§ **Work to be completed**
Print out every record below, exactly as written.

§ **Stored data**
____
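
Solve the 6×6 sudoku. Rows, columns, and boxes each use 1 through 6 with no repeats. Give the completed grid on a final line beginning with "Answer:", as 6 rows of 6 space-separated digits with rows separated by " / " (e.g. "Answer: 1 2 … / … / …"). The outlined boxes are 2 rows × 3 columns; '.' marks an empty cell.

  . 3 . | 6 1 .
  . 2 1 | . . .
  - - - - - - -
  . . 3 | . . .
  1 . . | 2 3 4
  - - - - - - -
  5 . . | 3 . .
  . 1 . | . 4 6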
____
§ **Expected answer**
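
Solve the 6×6 sudoku. Rows, columns, and boxes each use 1 through 6 with no repeats. Give the completed grid on a final line beginning with "Answer:", as 6 rows of 6 space-separated digits with rows separated by " / " (e.g. "Answer: 1 2 … / … / …"). The outlined boxes are 2 rows × 3 columns; '.' marks an empty cell.

  . 3 . | 6 1 .
  . 2 1 | . . .
  - - - - - - -
  . . 3 | . . .
  1 . . | 2 3 4
  - - - - - - -
  5 . . | 3 . .
  . 1 . | . 4 6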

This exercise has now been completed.